The reply to the records below should contain exactly the lines from the line with "Answer: 3/2 ≈ 1.5000" through the line with "Answer: 756241/98527 ≈ 7.6755", and nothing besides.

Source information
......
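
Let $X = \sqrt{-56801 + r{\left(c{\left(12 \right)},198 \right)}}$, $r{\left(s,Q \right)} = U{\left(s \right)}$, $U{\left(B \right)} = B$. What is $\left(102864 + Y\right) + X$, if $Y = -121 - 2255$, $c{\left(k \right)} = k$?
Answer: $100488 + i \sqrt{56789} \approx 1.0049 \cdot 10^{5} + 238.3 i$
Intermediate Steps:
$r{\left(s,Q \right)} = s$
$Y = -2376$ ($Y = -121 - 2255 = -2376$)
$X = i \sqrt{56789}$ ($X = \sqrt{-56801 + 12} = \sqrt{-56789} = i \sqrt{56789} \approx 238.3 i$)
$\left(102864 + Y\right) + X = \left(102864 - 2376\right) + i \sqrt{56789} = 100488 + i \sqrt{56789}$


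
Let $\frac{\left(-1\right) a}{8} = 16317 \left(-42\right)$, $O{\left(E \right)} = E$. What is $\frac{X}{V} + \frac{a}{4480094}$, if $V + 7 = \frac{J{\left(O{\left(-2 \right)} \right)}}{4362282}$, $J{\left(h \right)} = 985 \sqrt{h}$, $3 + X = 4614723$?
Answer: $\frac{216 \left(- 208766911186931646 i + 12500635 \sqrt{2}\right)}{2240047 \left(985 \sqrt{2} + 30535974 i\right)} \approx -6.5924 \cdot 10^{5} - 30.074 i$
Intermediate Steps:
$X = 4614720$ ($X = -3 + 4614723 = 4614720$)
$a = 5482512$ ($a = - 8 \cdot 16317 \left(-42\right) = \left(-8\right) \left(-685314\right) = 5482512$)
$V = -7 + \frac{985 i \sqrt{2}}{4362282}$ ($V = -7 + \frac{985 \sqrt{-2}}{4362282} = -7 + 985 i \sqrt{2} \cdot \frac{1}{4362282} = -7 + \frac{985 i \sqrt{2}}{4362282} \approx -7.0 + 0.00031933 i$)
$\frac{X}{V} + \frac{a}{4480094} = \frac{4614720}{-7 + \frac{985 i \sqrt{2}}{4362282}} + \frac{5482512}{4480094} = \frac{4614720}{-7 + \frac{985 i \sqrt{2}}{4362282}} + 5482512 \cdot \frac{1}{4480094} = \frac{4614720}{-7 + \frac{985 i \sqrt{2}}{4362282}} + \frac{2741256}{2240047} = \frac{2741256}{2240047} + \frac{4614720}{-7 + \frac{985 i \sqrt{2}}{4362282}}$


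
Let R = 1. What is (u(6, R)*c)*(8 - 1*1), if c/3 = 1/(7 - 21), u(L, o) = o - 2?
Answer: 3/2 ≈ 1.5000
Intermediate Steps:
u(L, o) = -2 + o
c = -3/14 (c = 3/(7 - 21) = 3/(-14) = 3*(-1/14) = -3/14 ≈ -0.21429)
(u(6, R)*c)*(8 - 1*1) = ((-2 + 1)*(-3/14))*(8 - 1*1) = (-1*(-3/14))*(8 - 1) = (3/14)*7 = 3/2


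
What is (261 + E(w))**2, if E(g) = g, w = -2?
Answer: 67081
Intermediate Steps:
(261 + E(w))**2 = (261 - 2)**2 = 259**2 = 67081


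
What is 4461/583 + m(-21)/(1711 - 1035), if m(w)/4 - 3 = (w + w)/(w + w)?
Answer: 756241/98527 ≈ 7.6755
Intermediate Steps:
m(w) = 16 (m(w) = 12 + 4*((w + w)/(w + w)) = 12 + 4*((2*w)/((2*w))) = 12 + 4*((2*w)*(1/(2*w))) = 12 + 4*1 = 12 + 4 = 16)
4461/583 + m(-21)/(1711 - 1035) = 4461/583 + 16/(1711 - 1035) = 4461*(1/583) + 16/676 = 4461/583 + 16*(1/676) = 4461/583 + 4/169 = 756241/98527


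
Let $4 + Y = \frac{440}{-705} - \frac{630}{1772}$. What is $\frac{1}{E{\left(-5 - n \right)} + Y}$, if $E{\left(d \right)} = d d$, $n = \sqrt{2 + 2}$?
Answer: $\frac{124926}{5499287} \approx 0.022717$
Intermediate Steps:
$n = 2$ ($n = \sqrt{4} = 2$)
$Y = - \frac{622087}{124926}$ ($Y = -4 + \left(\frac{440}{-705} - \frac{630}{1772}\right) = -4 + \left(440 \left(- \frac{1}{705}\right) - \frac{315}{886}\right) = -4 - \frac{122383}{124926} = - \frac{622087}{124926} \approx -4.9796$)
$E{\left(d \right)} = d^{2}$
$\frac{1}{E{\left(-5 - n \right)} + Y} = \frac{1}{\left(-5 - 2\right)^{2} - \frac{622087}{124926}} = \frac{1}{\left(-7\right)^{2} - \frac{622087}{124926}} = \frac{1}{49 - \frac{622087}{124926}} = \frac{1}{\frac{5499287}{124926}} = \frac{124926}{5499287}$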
......
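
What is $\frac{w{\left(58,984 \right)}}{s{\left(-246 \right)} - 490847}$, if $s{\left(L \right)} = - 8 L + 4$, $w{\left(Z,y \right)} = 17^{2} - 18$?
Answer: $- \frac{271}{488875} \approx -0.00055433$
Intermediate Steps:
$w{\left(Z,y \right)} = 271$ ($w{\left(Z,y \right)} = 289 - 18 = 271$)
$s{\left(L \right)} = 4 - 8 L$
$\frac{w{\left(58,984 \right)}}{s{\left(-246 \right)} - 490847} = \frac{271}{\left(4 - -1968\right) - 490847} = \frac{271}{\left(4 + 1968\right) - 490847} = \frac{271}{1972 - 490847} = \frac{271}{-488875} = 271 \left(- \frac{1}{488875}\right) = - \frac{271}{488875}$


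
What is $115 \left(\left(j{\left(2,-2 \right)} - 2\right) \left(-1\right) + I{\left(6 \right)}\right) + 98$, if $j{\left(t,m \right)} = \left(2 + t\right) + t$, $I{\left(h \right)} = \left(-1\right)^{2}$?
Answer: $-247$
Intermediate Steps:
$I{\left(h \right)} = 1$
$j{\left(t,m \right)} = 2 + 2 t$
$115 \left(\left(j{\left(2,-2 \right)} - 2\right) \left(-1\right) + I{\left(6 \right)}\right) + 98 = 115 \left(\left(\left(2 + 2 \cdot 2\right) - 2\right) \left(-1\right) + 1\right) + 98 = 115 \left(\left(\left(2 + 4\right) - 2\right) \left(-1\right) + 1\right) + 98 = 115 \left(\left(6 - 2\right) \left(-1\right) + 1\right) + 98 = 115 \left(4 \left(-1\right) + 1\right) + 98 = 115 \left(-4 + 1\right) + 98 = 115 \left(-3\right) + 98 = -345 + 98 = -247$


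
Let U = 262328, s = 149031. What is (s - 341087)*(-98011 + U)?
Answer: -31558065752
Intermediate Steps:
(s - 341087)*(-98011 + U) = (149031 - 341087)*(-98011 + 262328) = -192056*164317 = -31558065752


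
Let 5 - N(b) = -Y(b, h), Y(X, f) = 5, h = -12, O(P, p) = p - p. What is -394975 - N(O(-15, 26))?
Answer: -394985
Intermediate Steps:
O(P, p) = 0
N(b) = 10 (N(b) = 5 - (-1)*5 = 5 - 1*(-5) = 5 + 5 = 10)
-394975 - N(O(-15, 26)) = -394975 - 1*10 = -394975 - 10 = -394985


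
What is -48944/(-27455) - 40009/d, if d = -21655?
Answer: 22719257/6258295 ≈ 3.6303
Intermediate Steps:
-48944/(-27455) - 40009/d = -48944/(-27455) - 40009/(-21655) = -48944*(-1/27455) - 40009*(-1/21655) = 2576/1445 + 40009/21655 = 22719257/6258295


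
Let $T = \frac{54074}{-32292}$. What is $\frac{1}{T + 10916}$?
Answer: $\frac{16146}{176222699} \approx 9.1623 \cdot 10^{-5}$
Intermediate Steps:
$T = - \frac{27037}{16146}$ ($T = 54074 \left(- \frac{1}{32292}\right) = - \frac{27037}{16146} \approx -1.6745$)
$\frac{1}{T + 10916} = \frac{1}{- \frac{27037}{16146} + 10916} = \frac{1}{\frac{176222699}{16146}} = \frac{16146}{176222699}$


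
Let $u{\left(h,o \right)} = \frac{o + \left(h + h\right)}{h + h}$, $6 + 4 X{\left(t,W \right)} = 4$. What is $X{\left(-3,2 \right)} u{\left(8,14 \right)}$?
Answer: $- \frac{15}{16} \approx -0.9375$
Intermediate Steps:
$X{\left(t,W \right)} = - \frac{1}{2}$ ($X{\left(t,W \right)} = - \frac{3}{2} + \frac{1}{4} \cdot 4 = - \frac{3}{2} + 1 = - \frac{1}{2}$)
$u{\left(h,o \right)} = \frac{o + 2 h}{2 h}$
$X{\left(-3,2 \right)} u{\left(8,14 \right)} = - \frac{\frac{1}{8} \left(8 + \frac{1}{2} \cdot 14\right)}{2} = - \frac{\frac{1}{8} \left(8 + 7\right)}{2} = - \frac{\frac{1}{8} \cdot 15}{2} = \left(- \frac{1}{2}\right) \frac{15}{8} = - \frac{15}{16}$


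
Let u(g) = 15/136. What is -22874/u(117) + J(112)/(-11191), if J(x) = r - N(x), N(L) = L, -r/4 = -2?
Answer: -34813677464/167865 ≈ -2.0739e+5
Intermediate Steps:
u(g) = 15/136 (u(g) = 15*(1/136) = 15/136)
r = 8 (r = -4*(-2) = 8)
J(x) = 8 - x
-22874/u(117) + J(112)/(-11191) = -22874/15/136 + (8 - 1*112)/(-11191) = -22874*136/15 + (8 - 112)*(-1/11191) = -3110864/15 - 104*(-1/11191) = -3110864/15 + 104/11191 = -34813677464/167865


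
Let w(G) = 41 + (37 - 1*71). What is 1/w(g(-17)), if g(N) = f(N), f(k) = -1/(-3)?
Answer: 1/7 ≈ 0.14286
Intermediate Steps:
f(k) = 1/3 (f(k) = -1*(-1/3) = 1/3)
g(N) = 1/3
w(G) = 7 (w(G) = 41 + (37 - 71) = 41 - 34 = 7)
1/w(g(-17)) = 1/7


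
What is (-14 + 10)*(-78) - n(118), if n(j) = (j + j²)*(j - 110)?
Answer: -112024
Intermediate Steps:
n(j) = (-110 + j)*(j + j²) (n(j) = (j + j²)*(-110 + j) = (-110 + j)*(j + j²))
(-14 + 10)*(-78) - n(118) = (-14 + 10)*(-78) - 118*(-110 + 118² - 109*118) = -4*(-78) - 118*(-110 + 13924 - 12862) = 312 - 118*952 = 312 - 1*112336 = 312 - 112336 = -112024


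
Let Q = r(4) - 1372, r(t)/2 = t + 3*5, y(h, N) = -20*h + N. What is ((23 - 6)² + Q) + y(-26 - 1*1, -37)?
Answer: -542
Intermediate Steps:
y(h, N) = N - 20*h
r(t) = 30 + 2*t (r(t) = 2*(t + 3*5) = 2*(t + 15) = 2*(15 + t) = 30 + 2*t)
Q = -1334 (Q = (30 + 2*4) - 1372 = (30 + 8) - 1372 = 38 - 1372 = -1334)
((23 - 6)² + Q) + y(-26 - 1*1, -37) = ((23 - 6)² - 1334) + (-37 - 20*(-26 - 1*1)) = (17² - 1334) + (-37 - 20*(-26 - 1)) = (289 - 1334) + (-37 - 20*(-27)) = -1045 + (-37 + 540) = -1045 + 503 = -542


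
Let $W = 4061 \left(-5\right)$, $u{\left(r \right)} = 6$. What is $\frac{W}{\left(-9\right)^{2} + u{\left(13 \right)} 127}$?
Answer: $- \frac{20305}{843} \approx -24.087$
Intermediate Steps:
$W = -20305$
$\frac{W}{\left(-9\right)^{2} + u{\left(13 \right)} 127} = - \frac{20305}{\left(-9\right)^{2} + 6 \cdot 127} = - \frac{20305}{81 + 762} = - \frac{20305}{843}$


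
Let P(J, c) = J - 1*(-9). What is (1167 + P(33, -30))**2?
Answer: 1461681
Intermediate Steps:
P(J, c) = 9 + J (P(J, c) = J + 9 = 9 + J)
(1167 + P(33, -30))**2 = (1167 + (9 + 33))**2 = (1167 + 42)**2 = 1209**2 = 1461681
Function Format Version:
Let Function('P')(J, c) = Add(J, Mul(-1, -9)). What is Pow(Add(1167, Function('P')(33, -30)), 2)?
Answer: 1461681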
......
Exercise response
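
Answer: 3/2 ≈ 1.5000
Intermediate Steps:
u(L, o) = -2 + o
c = -3/14 (c = 3/(7 - 21) = 3/(-14) = 3*(-1/14) = -3/14 ≈ -0.21429)
(u(6, R)*c)*(8 - 1*1) = ((-2 + 1)*(-3/14))*(8 - 1*1) = (-1*(-3/14))*(8 - 1) = (3/14)*7 = 3/2


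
What is (261 + E(w))**2, if E(g) = g, w = -2?
Answer: 67081
Intermediate Steps:
(261 + E(w))**2 = (261 - 2)**2 = 259**2 = 67081


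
What is 4461/583 + m(-21)/(1711 - 1035), if m(w)/4 - 3 = (w + w)/(w + w)?
Answer: 756241/98527 ≈ 7.6755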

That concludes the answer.